EXERCISE REQUIREMENTS:
Look through the lines below; wherever the word "Implies" appears, copy that line.

INPUT DATA:
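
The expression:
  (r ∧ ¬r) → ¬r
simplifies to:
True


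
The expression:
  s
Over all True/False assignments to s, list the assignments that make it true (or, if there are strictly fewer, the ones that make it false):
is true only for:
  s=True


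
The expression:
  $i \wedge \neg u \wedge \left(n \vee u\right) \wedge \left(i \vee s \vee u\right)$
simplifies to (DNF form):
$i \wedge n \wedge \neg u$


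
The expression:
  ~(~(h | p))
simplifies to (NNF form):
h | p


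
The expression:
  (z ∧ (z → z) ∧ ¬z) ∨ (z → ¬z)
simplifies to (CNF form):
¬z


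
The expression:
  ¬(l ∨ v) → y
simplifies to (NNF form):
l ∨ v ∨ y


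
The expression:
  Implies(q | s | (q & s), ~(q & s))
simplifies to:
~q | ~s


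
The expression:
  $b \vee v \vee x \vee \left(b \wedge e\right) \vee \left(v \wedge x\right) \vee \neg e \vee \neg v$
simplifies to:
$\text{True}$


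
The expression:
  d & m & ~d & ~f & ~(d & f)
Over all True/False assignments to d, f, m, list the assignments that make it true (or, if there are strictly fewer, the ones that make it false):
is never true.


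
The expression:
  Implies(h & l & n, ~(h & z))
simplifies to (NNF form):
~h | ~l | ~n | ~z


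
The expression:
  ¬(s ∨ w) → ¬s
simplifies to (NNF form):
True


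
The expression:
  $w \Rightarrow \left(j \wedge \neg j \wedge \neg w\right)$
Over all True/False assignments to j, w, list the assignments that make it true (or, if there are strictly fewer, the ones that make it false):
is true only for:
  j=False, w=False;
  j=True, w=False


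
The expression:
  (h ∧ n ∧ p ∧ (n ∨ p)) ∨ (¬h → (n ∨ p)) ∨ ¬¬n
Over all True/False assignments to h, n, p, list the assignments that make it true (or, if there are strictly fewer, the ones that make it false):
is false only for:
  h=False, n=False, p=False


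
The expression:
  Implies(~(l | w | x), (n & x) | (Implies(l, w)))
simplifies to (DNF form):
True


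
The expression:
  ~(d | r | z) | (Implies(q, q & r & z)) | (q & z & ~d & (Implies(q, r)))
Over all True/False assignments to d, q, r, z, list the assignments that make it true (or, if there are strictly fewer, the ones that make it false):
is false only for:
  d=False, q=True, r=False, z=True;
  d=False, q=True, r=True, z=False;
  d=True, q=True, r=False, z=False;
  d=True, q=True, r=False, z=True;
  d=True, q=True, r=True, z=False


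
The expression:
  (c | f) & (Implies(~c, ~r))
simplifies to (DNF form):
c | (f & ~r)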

YOUR RESPONSE:
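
  Implies(q | s | (q & s), ~(q & s))
  Implies(h & l & n, ~(h & z))
  Implies(~(l | w | x), (n & x) | (Implies(l, w)))
  ~(d | r | z) | (Implies(q, q & r & z)) | (q & z & ~d & (Implies(q, r)))
  (c | f) & (Implies(~c, ~r))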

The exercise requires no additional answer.